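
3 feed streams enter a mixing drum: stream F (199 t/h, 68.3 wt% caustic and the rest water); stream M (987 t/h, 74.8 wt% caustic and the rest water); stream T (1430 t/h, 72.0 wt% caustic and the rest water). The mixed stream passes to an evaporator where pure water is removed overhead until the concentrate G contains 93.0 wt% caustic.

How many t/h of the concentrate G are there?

caustic entering = 199×0.683 + 987×0.748 + 1430×0.720 = 1903.8 t/h.
All caustic reports to G, so G = 1903.8/0.930 = 2047.1 t/h.

2047 t/h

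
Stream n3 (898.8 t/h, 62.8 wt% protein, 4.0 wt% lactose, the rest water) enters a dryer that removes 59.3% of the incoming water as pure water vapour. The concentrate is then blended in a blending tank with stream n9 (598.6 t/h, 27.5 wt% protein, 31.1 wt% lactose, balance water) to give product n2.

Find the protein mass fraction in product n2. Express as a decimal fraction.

Vapour removed = 0.593×0.332×898.8 = 176.95 t/h; concentrate = 721.85 t/h.
protein reaching the mixer = 564.45 (from concentrate) + 598.6×0.275 = 729.06 t/h.
Product flow = 721.85 + 598.6 = 1320.4 t/h; protein fraction = 0.552.

0.552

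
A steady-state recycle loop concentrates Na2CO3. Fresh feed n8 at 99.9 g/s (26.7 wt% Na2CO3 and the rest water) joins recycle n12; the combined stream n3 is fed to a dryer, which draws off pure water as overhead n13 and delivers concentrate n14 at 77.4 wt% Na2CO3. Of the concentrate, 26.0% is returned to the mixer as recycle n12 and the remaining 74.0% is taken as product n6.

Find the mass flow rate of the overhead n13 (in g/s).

65.44 g/s

Overall Na2CO3 balance (none leaves overhead): Na2CO3 in fresh feed = Na2CO3 in product, i.e. 99.9×0.267 = (1−0.260)·n14·0.774.
n14 = 26.673/(0.774×0.740) = 46.57 g/s.
Recycle n12 = 0.260×46.57 = 12.108 g/s.
Combined feed n3 = 99.9 + 12.108 = 112.01 g/s.
Overhead n13 = n3 − n14 = 112.01 − 46.57 = 65.438 g/s.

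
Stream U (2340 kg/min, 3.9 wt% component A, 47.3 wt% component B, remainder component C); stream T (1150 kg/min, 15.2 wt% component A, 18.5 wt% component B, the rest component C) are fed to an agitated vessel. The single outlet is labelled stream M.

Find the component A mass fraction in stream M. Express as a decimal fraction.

0.0762

Total flow out = 2340 + 1150 = 3490 kg/min.
component A in = 2340×0.039 + 1150×0.152 = 266.06 kg/min.
component A mass fraction in M = 266.06/3490 = 0.0762.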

————————

** WHAT THE EXERCISE ASKS **
Every line from the top of the material above through the line holding "Stream n3 (898.8" should be reproduced word for word, and nothing beyond it.

** YOUR RESPONSE **
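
3 feed streams enter a mixing drum: stream F (199 t/h, 68.3 wt% caustic and the rest water); stream M (987 t/h, 74.8 wt% caustic and the rest water); stream T (1430 t/h, 72.0 wt% caustic and the rest water). The mixed stream passes to an evaporator where pure water is removed overhead until the concentrate G contains 93.0 wt% caustic.

How many t/h of the concentrate G are there?

caustic entering = 199×0.683 + 987×0.748 + 1430×0.720 = 1903.8 t/h.
All caustic reports to G, so G = 1903.8/0.930 = 2047.1 t/h.

2047 t/h

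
Stream n3 (898.8 t/h, 62.8 wt% protein, 4.0 wt% lactose, the rest water) enters a dryer that removes 59.3% of the incoming water as pure water vapour. The concentrate is then blended in a blending tank with stream n9 (598.6 t/h, 27.5 wt% protein, 31.1 wt% lactose, balance water) to give product n2.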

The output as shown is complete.